Stored data -
+++++

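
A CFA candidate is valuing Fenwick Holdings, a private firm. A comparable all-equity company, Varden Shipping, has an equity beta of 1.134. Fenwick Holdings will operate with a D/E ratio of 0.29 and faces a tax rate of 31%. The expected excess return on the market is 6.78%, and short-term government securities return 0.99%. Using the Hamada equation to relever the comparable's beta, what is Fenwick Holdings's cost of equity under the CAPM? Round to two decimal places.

β_L = β_U × [1 + (1 − t)(D/E)] = 1.134 × [1 + (1 − 0.31) × 0.29]
    = 1.134 × [1 + 0.69 × 0.29] = 1.134 × 1.2001 = 1.3609
E(R) = R_f + β_L × MRP = 0.99% + 1.3609 × 6.78% = 10.22%

10.22%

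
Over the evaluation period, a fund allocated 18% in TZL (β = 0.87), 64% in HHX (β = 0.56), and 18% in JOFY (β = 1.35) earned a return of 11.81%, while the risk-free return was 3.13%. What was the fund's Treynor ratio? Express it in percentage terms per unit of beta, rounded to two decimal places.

11.45%

β_P = 0.18×0.87 + 0.64×0.56 + 0.18×1.35 = 0.7580
Treynor = (R_P − R_f) / β_P = (11.81% − 3.13%) / 0.7580 = 8.68% / 0.7580 = 11.45%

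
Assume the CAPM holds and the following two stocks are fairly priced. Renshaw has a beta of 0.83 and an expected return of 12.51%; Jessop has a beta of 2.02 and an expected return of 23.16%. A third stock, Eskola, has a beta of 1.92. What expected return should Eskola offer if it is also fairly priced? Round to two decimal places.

MRP (SML slope) = (23.16% − 12.51%) / (2.02 − 0.83) = 10.65% / 1.19 = 8.9496%
R_f (intercept) = 12.51% − 0.83 × 8.9496% = 5.0818%
E(R_Eskola) = R_f + β × MRP = 5.0818% + 1.92 × 8.9496% = 22.27%

22.27%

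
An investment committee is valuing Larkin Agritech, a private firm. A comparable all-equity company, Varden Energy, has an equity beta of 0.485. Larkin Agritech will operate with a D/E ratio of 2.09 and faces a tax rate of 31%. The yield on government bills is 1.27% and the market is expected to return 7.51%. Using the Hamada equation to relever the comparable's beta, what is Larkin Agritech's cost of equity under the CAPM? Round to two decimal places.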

+++++

Exercise requirements - Copy the entire listing exactly. Do not skip a line.

Response to the exercise -
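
A CFA candidate is valuing Fenwick Holdings, a private firm. A comparable all-equity company, Varden Shipping, has an equity beta of 1.134. Fenwick Holdings will operate with a D/E ratio of 0.29 and faces a tax rate of 31%. The expected excess return on the market is 6.78%, and short-term government securities return 0.99%. Using the Hamada equation to relever the comparable's beta, what is Fenwick Holdings's cost of equity under the CAPM? Round to two decimal places.

β_L = β_U × [1 + (1 − t)(D/E)] = 1.134 × [1 + (1 − 0.31) × 0.29]
    = 1.134 × [1 + 0.69 × 0.29] = 1.134 × 1.2001 = 1.3609
E(R) = R_f + β_L × MRP = 0.99% + 1.3609 × 6.78% = 10.22%

10.22%

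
Over the evaluation period, a fund allocated 18% in TZL (β = 0.87), 64% in HHX (β = 0.56), and 18% in JOFY (β = 1.35) earned a return of 11.81%, while the risk-free return was 3.13%. What was the fund's Treynor ratio? Express it in percentage terms per unit of beta, rounded to two decimal places.

11.45%

β_P = 0.18×0.87 + 0.64×0.56 + 0.18×1.35 = 0.7580
Treynor = (R_P − R_f) / β_P = (11.81% − 3.13%) / 0.7580 = 8.68% / 0.7580 = 11.45%

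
Assume the CAPM holds and the following two stocks are fairly priced. Renshaw has a beta of 0.83 and an expected return of 12.51%; Jessop has a beta of 2.02 and an expected return of 23.16%. A third stock, Eskola, has a beta of 1.92. What expected return should Eskola offer if it is also fairly priced? Round to two decimal places.

MRP (SML slope) = (23.16% − 12.51%) / (2.02 − 0.83) = 10.65% / 1.19 = 8.9496%
R_f (intercept) = 12.51% − 0.83 × 8.9496% = 5.0818%
E(R_Eskola) = R_f + β × MRP = 5.0818% + 1.92 × 8.9496% = 22.27%

22.27%

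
An investment committee is valuing Larkin Agritech, a private firm. A comparable all-equity company, Varden Energy, has an equity beta of 0.485. Larkin Agritech will operate with a D/E ratio of 2.09 and faces a tax rate of 31%. The yield on government bills is 1.27% and the market is expected to return 7.51%. Using the Hamada equation to relever the comparable's beta, what is Larkin Agritech's cost of equity under the CAPM? Round to two decimal places.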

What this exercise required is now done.